What you have to do
Everything from the line containing "Kwame tracks a" through the last line of the records below should be printed exactly, please, and nothing else.
____ Data
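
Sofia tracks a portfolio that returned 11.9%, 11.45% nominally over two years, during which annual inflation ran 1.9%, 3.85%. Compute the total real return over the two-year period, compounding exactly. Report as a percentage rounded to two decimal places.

Compound the nominal returns: 1.1190 × 1.1145 = 1.247126.
Compound inflation: 1.0190 × 1.0385 = 1.058232.
Deflate: 1.247126 / 1.058232 = 1.178500.
Total real return = 1.178500 − 1 → 17.85%.

17.85%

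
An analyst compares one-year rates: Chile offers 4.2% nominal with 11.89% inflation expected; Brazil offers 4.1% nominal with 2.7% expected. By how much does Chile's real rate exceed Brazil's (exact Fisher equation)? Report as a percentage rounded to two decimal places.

Chile: (1 + 0.0420)/(1 + 0.1189) − 1 = -6.8728%
Brazil: (1 + 0.0410)/(1 + 0.0270) − 1 = 1.3632%
Differential = -6.8728% − 1.3632% = -8.2360% → -8.24%.

-8.24%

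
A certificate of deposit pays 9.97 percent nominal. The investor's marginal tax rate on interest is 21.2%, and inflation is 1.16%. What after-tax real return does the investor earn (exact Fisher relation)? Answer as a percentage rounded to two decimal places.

After-tax nominal return = 9.97% × (1 − 0.212) = 7.85636%.
1 + r = 1.0785636 / 1.01160 = 1.066196
After-tax real rate = 1.066196 − 1 → 6.62%.

6.62%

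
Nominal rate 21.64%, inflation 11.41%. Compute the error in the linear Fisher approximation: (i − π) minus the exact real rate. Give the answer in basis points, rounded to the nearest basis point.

105 basis points

Approximate: r ≈ 21.640% − 11.410% = 10.2300%
Exact: (1 + 0.2164)/(1 + 0.1141) − 1 = 9.1823%
Error = 10.2300% − 9.1823% = 1.0477% → 105 basis points.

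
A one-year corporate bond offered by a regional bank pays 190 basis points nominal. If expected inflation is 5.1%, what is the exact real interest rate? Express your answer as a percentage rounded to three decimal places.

1 + r = 1.01900 / 1.05100 = 0.969553
r = 0.969553 − 1 = -3.0447%, i.e. -3.045%.

-3.045%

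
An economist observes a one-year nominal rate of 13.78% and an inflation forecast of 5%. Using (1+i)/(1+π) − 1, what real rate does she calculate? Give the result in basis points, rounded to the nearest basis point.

836 basis points

By the Fisher equation, 1 + r = (1 + i)/(1 + π).
1 + r = 1.13780 / 1.05000 = 1.083619
r = 1.083619 − 1 = 8.3619%, i.e. 836 basis points.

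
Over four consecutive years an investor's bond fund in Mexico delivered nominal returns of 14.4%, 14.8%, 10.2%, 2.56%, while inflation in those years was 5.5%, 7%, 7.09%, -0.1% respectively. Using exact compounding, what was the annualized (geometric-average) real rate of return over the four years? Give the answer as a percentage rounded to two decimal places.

5.29%

Nominal growth factor = 1.1440 × 1.1480 × 1.1020 × 1.0256 = 1.48431993
Price-level growth factor = 1.0550 × 1.0700 × 1.0709 × 0.9990 = 1.20767658
Real growth factor = 1.48431993 / 1.20767658 = 1.22907073
Annualized real rate = 1.22907073^(1/4) − 1 = 5.2917% → 5.29%.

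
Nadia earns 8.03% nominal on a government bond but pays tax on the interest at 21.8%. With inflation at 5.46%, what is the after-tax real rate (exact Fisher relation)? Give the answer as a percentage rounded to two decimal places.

After-tax nominal return = 8.03% × (1 − 0.218) = 6.27946%.
1 + r = 1.0627946 / 1.05460 = 1.007770
After-tax real rate = 1.007770 − 1 → 0.78%.

0.78%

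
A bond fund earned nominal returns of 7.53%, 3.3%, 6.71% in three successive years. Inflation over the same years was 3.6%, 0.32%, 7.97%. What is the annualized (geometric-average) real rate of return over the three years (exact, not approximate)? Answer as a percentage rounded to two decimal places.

Nominal growth factor = 1.0753 × 1.0330 × 1.0671 = 1.18531857
Price-level growth factor = 1.0360 × 1.0032 × 1.0797 = 1.12214862
Real growth factor = 1.18531857 / 1.12214862 = 1.05629374
Annualized real rate = 1.05629374^(1/3) − 1 = 1.8423% → 1.84%.

1.84%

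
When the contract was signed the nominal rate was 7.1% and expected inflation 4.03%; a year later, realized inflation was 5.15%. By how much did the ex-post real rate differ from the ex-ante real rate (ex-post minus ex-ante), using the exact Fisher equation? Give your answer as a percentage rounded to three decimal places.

Ex-ante: (1 + 0.0710)/(1 + 0.0403) − 1 = 2.9511%
Ex-post: (1 + 0.0710)/(1 + 0.0515) − 1 = 1.8545%
Difference (ex-post − ex-ante) = -1.0966% → -1.097%.

-1.097%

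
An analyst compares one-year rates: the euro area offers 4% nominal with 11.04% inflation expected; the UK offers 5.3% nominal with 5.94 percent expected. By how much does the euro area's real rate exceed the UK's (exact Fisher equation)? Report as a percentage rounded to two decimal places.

-5.74%

The euro area: (1 + 0.0400)/(1 + 0.1104) − 1 = -6.3401%
The UK: (1 + 0.0530)/(1 + 0.0594) − 1 = -0.6041%
Differential = -6.3401% − (-0.6041%) = -5.7359% → -5.74%.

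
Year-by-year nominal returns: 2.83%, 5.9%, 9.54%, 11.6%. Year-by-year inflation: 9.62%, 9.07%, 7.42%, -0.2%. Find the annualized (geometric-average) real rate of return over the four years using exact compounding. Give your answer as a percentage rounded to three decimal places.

Compound the nominal returns: 1.0283 × 1.0590 × 1.0954 × 1.1160 = 1.33122887.
Compound inflation: 1.0962 × 1.0907 × 1.0742 × 0.9980 = 1.28177206.
Deflate: 1.33122887 / 1.28177206 = 1.03858472.
Annualized real rate = 1.03858472^(1/4) − 1 = 0.9510% → 0.951%.

0.951%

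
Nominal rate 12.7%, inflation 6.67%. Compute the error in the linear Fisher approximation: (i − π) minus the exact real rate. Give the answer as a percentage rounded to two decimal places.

0.38%

Approximate: r ≈ 12.700% − 6.670% = 6.0300%
Exact: (1 + 0.1270)/(1 + 0.0667) − 1 = 5.6529%
Error = 6.0300% − 5.6529% = 0.3771% → 0.38%.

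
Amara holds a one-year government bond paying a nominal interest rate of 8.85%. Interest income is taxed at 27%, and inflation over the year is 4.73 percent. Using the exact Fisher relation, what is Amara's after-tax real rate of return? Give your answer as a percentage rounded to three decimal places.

After-tax nominal return = 8.85% × (1 − 0.27) = 6.4605%.
1 + r = 1.064605 / 1.04730 = 1.016523
After-tax real rate = 1.016523 − 1 → 1.652%.

1.652%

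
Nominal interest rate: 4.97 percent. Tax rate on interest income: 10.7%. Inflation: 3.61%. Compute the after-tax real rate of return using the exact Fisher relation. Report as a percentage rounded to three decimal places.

0.799%

After-tax nominal return = 4.97% × (1 − 0.107) = 4.43821%.
1 + r = 1.0443821 / 1.03610 = 1.007994
After-tax real rate = 1.007994 − 1 → 0.799%.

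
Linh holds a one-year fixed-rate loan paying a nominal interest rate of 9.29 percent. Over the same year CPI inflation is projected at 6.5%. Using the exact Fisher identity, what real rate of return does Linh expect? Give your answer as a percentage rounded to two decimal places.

1 + r = 1.09290 / 1.06500 = 1.026197
r = 1.026197 − 1 = 2.6197%, i.e. 2.62%.

2.62%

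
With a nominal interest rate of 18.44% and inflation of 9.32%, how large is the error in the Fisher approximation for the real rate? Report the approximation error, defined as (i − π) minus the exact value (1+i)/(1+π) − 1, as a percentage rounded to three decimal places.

0.778%

Approximate: r ≈ 18.440% − 9.320% = 9.1200%
Exact: (1 + 0.1844)/(1 + 0.0932) − 1 = 8.34248%
Error = 9.1200% − 8.34248% = 0.77752% → 0.778%.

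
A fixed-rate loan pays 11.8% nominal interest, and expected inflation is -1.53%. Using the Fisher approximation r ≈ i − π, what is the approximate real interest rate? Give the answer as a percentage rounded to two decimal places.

r ≈ i − π = 11.8% − (-1.53%) = 13.33%.

13.33%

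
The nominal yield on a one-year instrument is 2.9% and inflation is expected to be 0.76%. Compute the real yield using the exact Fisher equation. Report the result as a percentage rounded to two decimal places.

By the Fisher identity, 1 + r = (1 + i)/(1 + π).
1 + r = 1.02900 / 1.00760 = 1.021239
r = 1.021239 − 1 = 2.1239%, i.e. 2.12%.

2.12%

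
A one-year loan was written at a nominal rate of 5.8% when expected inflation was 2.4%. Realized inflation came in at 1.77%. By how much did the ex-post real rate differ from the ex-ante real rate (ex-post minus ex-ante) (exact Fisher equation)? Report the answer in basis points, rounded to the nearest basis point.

Ex-ante: (1 + 0.0580)/(1 + 0.0240) − 1 = 3.3203%
Ex-post: (1 + 0.0580)/(1 + 0.0177) − 1 = 3.9599%
Difference (ex-post − ex-ante) = 0.6396% → 64 basis points.

64 basis points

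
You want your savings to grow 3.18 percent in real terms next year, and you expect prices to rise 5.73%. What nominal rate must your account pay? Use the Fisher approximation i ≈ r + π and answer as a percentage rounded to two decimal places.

i ≈ r + π = 3.18% + 5.73% = 8.91%.

8.91%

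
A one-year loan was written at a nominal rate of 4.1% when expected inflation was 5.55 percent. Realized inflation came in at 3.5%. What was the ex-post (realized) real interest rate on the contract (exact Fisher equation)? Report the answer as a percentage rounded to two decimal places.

Ex-post: (1 + 0.0410)/(1 + 0.0350) − 1 = 0.5797%
So the realized real rate is 0.58%.

0.58%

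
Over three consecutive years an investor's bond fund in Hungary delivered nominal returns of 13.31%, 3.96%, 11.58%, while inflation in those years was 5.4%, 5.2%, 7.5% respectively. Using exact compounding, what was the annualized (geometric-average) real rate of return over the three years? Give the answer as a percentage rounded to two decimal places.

3.31%

Compound the nominal returns: 1.1331 × 1.0396 × 1.1158 = 1.31437977.
Compound inflation: 1.0540 × 1.0520 × 1.0750 = 1.19196860.
Deflate: 1.31437977 / 1.19196860 = 1.10269664.
Annualized real rate = 1.10269664^(1/3) − 1 = 3.3123% → 3.31%.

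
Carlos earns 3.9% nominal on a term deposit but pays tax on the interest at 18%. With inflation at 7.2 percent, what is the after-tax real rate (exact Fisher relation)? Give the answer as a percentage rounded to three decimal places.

-3.733%

After-tax nominal return = 3.9% × (1 − 0.18) = 3.1980%.
1 + r = 1.03198 / 1.07200 = 0.962668
After-tax real rate = 0.962668 − 1 → -3.733%.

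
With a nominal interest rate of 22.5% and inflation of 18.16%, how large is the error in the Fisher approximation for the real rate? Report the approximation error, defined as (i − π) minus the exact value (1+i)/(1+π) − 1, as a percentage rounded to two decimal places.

Approximate: r ≈ 22.500% − 18.160% = 4.3400%
Exact: (1 + 0.2250)/(1 + 0.1816) − 1 = 3.6730%
Error = 4.3400% − 3.6730% = 0.6670% → 0.67%.

0.67%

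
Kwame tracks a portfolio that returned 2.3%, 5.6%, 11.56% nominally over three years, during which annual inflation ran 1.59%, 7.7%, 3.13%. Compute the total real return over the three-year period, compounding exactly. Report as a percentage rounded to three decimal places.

Compound the nominal returns: 1.0230 × 1.0560 × 1.1156 = 1.205169.
Compound inflation: 1.0159 × 1.0770 × 1.0313 = 1.128370.
Deflate: 1.205169 / 1.128370 = 1.068062.
Total real return = 1.068062 − 1 → 6.806%.

6.806%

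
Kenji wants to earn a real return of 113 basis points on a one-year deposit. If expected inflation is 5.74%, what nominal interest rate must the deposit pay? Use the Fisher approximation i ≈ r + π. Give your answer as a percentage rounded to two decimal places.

i ≈ r + π = 1.13% + 5.74% = 6.87%.

6.87%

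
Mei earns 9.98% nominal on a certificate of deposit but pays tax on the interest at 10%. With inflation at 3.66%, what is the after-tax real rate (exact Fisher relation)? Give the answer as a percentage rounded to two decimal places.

After-tax nominal return = 9.98% × (1 − 0.1) = 8.9820%.
1 + r = 1.08982 / 1.03660 = 1.051341
After-tax real rate = 1.051341 − 1 → 5.13%.

5.13%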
________
Answer to this exercise
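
Kwame tracks a portfolio that returned 2.3%, 5.6%, 11.56% nominally over three years, during which annual inflation ran 1.59%, 7.7%, 3.13%. Compute the total real return over the three-year period, compounding exactly. Report as a percentage rounded to three decimal places.

Compound the nominal returns: 1.0230 × 1.0560 × 1.1156 = 1.205169.
Compound inflation: 1.0159 × 1.0770 × 1.0313 = 1.128370.
Deflate: 1.205169 / 1.128370 = 1.068062.
Total real return = 1.068062 − 1 → 6.806%.

6.806%

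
Kenji wants to earn a real return of 113 basis points on a one-year deposit. If expected inflation is 5.74%, what nominal interest rate must the deposit pay? Use the Fisher approximation i ≈ r + π. Give your answer as a percentage rounded to two decimal places.

i ≈ r + π = 1.13% + 5.74% = 6.87%.

6.87%

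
Mei earns 9.98% nominal on a certificate of deposit but pays tax on the interest at 10%. With inflation at 3.66%, what is the after-tax real rate (exact Fisher relation)? Give the answer as a percentage rounded to two decimal places.

After-tax nominal return = 9.98% × (1 − 0.1) = 8.9820%.
1 + r = 1.08982 / 1.03660 = 1.051341
After-tax real rate = 1.051341 − 1 → 5.13%.

5.13%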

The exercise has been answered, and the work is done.